SOURCE MATERIAL =

+++++

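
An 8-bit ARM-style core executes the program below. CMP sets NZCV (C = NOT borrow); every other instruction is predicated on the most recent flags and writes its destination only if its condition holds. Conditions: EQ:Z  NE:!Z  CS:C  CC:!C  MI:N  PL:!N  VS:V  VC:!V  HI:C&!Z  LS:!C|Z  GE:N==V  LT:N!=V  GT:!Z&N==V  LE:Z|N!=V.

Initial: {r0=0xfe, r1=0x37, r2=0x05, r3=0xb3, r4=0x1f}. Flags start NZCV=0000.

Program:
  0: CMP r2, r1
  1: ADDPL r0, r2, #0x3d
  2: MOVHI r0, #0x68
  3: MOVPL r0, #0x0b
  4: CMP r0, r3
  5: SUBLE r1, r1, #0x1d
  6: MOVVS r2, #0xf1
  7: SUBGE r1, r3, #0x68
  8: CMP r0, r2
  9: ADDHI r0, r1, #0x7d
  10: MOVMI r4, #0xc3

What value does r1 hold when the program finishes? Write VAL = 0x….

VAL = 0x4b

0: ✓ CMP  NZCV=1000
1: · ADDPL
2: · MOVHI
3: · MOVPL
4: ✓ CMP  NZCV=0010
5: · SUBLE
6: · MOVVS
7: ✓ SUBGE  r1←0x4b
8: ✓ CMP  NZCV=1010
9: ✓ ADDHI  r0←0xc8
10: ✓ MOVMI  r4←0xc3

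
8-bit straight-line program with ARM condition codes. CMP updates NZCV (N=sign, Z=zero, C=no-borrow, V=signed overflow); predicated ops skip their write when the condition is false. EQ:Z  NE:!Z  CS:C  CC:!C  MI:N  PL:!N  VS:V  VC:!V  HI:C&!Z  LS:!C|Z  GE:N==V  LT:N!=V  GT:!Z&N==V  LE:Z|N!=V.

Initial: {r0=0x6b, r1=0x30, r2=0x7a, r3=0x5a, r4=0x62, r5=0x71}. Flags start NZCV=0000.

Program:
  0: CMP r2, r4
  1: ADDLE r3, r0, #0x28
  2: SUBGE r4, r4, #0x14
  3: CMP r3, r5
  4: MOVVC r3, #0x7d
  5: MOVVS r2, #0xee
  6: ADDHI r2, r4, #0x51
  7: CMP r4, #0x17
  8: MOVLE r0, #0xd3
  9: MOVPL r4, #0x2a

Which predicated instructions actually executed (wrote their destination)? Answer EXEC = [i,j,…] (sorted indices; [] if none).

[0] flags=0010 → (cmp)
[1] flags=0010 LE?F → skip
[2] flags=0010 GE?T → r4=0x4e
[3] flags=1000 → (cmp)
[4] flags=1000 VC?T → r3=0x7d
[5] flags=1000 VS?F → skip
[6] flags=1000 HI?F → skip
[7] flags=0010 → (cmp)
[8] flags=0010 LE?F → skip
[9] flags=0010 PL?T → r4=0x2a

EXEC = [2,4,9]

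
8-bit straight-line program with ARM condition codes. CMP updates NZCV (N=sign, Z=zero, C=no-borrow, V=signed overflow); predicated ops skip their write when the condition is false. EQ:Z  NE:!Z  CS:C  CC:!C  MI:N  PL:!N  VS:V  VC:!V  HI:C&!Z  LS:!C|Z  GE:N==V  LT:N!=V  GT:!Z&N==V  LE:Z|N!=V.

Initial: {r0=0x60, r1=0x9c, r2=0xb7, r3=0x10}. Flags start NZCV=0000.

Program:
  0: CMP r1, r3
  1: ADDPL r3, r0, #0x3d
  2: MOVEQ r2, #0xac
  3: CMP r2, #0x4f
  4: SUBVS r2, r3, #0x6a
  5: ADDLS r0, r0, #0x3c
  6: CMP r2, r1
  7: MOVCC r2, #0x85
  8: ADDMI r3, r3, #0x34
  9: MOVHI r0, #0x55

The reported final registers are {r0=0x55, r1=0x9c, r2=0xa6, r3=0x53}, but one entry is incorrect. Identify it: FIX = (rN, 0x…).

FIX = (r3, 0x10)

[0] flags=1010 → (cmp)
[1] flags=1010 PL?F → skip
[2] flags=1010 EQ?F → skip
[3] flags=0011 → (cmp)
[4] flags=0011 VS?T → r2=0xa6
[5] flags=0011 LS?F → skip
[6] flags=0010 → (cmp)
[7] flags=0010 CC?F → skip
[8] flags=0010 MI?F → skip
[9] flags=0010 HI?T → r0=0x55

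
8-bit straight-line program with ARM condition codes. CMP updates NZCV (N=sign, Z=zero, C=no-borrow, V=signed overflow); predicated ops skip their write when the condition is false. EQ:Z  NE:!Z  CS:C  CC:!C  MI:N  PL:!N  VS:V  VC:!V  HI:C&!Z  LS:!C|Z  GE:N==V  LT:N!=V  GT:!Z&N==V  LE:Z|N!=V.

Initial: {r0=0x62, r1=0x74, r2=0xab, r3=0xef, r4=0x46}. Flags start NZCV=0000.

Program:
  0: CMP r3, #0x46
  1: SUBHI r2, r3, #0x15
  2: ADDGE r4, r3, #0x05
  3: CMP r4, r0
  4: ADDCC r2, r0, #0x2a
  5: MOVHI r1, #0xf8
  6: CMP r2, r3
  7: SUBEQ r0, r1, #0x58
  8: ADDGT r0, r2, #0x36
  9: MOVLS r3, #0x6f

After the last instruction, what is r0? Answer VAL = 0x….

0: ✓ CMP  NZCV=1010
1: ✓ SUBHI  r2←0xda
2: · ADDGE
3: ✓ CMP  NZCV=1000
4: ✓ ADDCC  r2←0x8c
5: · MOVHI
6: ✓ CMP  NZCV=1000
7: · SUBEQ
8: · ADDGT
9: ✓ MOVLS  r3←0x6f

VAL = 0x62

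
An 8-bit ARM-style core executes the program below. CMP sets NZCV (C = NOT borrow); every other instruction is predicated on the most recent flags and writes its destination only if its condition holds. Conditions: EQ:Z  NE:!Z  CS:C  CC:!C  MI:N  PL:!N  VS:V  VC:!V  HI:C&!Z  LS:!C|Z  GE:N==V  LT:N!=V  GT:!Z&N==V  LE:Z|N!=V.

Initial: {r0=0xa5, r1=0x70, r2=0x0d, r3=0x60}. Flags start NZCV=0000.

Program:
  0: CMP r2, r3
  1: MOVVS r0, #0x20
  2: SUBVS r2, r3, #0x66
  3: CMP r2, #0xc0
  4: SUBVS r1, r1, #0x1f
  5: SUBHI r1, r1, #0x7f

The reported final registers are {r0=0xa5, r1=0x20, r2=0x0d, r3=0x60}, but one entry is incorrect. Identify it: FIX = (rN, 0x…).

FIX = (r1, 0x70)

0: ✓ CMP  NZCV=1000
1: · MOVVS
2: · SUBVS
3: ✓ CMP  NZCV=0000
4: · SUBVS
5: · SUBHI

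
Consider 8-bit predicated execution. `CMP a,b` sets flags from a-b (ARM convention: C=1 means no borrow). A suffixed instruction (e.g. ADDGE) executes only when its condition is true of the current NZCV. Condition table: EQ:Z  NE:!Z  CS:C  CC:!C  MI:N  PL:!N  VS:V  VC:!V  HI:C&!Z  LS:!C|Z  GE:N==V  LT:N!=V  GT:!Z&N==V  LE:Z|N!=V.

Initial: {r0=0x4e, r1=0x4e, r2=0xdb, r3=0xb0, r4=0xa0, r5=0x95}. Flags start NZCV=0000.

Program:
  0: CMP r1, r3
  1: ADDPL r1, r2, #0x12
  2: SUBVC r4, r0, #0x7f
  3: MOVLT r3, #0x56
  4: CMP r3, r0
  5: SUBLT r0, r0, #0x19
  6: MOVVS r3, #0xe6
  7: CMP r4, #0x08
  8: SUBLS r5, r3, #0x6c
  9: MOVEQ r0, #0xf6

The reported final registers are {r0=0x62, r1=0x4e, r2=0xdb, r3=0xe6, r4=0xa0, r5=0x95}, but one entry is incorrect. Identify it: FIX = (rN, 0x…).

FIX = (r0, 0x35)

0: ✓ CMP  NZCV=1001
1: · ADDPL
2: · SUBVC
3: · MOVLT
4: ✓ CMP  NZCV=0011
5: ✓ SUBLT  r0←0x35
6: ✓ MOVVS  r3←0xe6
7: ✓ CMP  NZCV=1010
8: · SUBLS
9: · MOVEQ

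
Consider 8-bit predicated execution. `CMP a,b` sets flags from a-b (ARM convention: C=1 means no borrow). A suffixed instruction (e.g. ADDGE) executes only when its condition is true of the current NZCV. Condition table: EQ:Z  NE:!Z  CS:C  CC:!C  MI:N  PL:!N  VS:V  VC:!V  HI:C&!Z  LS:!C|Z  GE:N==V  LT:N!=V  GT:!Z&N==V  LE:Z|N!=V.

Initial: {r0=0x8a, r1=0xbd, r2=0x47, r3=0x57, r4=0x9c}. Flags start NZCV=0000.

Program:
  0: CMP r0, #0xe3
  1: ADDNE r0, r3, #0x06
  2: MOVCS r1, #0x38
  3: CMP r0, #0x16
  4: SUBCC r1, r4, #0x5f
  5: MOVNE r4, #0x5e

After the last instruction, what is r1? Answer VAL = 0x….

VAL = 0xbd

[0] flags=1000 → (cmp)
[1] flags=1000 NE?T → r0=0x5d
[2] flags=1000 CS?F → skip
[3] flags=0010 → (cmp)
[4] flags=0010 CC?F → skip
[5] flags=0010 NE?T → r4=0x5e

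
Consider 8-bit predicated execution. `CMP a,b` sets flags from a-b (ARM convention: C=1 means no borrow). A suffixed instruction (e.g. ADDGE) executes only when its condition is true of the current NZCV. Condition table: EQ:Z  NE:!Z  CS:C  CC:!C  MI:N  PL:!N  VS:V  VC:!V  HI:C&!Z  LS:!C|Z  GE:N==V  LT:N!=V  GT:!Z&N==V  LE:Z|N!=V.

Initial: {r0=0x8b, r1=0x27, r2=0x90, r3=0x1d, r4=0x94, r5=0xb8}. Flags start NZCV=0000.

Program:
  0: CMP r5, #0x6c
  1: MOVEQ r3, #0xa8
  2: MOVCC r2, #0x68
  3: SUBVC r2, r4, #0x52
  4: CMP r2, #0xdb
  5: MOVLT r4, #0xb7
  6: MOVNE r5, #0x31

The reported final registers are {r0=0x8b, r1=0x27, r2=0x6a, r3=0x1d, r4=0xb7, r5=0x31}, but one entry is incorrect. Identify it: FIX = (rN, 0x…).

[0] flags=0011 → (cmp)
[1] flags=0011 EQ?F → skip
[2] flags=0011 CC?F → skip
[3] flags=0011 VC?F → skip
[4] flags=1000 → (cmp)
[5] flags=1000 LT?T → r4=0xb7
[6] flags=1000 NE?T → r5=0x31

FIX = (r2, 0x90)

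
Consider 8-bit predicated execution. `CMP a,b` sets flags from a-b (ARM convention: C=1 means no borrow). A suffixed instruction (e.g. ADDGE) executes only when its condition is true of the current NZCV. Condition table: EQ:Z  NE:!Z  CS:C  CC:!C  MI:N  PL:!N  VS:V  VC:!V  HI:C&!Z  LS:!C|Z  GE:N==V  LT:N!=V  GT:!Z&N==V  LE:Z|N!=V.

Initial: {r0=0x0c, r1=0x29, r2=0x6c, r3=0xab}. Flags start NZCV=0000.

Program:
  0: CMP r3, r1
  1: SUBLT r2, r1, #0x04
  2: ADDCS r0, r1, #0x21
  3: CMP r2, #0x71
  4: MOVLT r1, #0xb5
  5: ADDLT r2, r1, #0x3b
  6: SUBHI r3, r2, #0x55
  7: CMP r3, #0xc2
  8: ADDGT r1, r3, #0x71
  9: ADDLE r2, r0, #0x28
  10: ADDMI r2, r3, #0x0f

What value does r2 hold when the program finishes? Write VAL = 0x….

VAL = 0xba

[0] flags=1010 → (cmp)
[1] flags=1010 LT?T → r2=0x25
[2] flags=1010 CS?T → r0=0x4a
[3] flags=1000 → (cmp)
[4] flags=1000 LT?T → r1=0xb5
[5] flags=1000 LT?T → r2=0xf0
[6] flags=1000 HI?F → skip
[7] flags=1000 → (cmp)
[8] flags=1000 GT?F → skip
[9] flags=1000 LE?T → r2=0x72
[10] flags=1000 MI?T → r2=0xba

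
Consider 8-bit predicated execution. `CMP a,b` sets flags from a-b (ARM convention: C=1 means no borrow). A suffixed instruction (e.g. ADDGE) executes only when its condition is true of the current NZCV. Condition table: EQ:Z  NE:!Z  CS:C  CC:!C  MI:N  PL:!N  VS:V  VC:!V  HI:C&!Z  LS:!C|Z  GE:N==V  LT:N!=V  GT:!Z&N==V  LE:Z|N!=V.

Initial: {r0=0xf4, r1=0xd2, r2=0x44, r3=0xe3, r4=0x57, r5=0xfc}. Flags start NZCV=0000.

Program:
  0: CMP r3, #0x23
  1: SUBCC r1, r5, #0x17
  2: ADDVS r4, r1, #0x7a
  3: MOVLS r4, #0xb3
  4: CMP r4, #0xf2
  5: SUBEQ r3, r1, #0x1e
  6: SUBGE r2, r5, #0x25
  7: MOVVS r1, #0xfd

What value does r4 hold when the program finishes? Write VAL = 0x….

0: ✓ CMP  NZCV=1010
1: · SUBCC
2: · ADDVS
3: · MOVLS
4: ✓ CMP  NZCV=0000
5: · SUBEQ
6: ✓ SUBGE  r2←0xd7
7: · MOVVS

VAL = 0x57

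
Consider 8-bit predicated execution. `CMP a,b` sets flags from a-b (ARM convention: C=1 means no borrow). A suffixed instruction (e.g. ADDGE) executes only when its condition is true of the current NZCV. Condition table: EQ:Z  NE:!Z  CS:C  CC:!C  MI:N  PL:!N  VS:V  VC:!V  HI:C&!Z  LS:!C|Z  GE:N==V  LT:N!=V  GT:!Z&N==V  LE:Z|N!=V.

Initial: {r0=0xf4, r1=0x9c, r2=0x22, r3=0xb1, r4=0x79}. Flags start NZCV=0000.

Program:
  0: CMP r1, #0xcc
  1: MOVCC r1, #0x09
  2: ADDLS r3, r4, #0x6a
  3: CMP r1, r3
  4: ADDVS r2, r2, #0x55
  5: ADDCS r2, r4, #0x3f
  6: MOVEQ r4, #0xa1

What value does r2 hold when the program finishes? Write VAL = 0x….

VAL = 0x22

0: ✓ CMP  NZCV=1000
1: ✓ MOVCC  r1←0x09
2: ✓ ADDLS  r3←0xe3
3: ✓ CMP  NZCV=0000
4: · ADDVS
5: · ADDCS
6: · MOVEQ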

+++++

PROBLEM TO SOLVE = Look back at the data above. Transcribe exactly the lines starting at the line that contains "4: CMP r0, r3" and ending at the line that contains "10: MOVMI r4, #0xc3".

TASK ANSWER =
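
  4: CMP r0, r3
  5: SUBLE r1, r1, #0x1d
  6: MOVVS r2, #0xf1
  7: SUBGE r1, r3, #0x68
  8: CMP r0, r2
  9: ADDHI r0, r1, #0x7d
  10: MOVMI r4, #0xc3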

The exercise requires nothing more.